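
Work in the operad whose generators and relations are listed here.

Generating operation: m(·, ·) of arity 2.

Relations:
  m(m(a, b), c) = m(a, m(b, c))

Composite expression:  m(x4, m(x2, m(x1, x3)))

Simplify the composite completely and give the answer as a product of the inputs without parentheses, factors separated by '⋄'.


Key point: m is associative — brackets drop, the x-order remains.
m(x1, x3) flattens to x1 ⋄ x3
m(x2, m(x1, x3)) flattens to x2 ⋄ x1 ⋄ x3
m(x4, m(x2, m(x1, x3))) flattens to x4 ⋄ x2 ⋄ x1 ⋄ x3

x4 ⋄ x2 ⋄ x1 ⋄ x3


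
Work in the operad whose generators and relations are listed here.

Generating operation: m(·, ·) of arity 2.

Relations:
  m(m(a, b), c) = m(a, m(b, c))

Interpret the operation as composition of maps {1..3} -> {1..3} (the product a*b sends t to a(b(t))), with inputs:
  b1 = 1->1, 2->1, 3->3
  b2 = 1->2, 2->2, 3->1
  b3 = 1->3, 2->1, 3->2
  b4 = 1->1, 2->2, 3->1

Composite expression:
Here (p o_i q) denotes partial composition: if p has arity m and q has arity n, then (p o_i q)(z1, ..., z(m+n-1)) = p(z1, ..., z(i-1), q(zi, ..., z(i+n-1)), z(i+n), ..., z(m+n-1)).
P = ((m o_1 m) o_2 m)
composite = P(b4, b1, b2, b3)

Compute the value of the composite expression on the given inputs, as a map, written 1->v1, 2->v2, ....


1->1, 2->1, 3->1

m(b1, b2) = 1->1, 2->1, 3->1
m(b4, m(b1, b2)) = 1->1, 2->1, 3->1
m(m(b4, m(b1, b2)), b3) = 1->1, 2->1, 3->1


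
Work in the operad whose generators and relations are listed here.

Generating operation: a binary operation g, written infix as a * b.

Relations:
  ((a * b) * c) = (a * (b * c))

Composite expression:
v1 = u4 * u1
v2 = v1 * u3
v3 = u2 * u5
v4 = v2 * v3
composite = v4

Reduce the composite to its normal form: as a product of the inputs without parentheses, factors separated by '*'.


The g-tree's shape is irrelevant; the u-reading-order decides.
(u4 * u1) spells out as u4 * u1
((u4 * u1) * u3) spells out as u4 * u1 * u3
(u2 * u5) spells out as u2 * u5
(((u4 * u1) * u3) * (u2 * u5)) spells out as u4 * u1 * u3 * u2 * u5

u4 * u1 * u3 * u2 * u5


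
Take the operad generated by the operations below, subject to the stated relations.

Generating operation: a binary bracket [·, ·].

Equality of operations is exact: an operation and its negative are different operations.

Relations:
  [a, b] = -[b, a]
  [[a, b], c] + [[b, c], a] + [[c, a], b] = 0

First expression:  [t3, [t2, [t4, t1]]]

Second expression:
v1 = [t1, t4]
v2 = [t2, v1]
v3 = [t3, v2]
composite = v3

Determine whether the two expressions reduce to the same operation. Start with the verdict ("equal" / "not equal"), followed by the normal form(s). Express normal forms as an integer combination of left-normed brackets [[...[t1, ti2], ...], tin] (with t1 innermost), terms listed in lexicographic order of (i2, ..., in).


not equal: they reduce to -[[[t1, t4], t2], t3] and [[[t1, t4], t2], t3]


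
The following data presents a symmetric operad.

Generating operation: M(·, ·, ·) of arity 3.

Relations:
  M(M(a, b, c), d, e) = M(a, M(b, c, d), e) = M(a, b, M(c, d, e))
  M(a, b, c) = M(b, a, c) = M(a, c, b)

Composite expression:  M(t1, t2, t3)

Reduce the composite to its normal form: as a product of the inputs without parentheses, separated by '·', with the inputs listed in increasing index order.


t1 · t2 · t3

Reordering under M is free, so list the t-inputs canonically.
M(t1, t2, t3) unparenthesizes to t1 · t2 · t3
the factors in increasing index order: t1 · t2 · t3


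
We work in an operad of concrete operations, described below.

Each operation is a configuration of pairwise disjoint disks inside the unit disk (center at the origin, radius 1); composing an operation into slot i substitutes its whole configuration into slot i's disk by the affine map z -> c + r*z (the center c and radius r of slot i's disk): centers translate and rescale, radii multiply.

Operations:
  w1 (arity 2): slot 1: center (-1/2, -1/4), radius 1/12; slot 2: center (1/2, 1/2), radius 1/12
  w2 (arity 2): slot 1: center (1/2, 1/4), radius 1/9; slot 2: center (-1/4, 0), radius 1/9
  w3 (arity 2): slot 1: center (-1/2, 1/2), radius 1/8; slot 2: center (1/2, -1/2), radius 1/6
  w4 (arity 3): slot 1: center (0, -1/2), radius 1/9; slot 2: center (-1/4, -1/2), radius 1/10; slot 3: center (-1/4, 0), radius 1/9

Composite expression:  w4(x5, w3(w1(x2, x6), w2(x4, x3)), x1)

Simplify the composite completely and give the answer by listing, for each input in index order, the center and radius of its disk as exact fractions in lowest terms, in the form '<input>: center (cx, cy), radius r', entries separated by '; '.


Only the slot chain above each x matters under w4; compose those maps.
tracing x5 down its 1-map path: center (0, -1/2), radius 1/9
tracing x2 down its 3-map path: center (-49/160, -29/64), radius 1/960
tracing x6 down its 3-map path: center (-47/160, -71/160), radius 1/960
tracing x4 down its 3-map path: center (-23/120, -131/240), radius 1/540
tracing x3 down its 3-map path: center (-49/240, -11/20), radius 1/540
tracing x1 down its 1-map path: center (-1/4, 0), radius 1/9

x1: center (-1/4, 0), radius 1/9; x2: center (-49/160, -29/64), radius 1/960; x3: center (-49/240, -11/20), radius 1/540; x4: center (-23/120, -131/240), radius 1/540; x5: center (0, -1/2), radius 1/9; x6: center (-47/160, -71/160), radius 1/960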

To do: Only the lines above from the line with "composite = P(b4, b1, b2, b3)" to the line with "Generating operation: a binary bracket", those two lines included, should be reproduced exactly.

Result of the task:
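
composite = P(b4, b1, b2, b3)

Compute the value of the composite expression on the given inputs, as a map, written 1->v1, 2->v2, ....


1->1, 2->1, 3->1

m(b1, b2) = 1->1, 2->1, 3->1
m(b4, m(b1, b2)) = 1->1, 2->1, 3->1
m(m(b4, m(b1, b2)), b3) = 1->1, 2->1, 3->1


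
Work in the operad whose generators and relations are listed here.

Generating operation: a binary operation g, written infix as a * b.

Relations:
  ((a * b) * c) = (a * (b * c))

Composite expression:
v1 = u4 * u1
v2 = v1 * u3
v3 = u2 * u5
v4 = v2 * v3
composite = v4

Reduce the composite to its normal form: as a product of the inputs without parentheses, factors separated by '*'.


The g-tree's shape is irrelevant; the u-reading-order decides.
(u4 * u1) spells out as u4 * u1
((u4 * u1) * u3) spells out as u4 * u1 * u3
(u2 * u5) spells out as u2 * u5
(((u4 * u1) * u3) * (u2 * u5)) spells out as u4 * u1 * u3 * u2 * u5

u4 * u1 * u3 * u2 * u5


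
Take the operad generated by the operations below, subject to the stated relations.

Generating operation: a binary bracket [·, ·].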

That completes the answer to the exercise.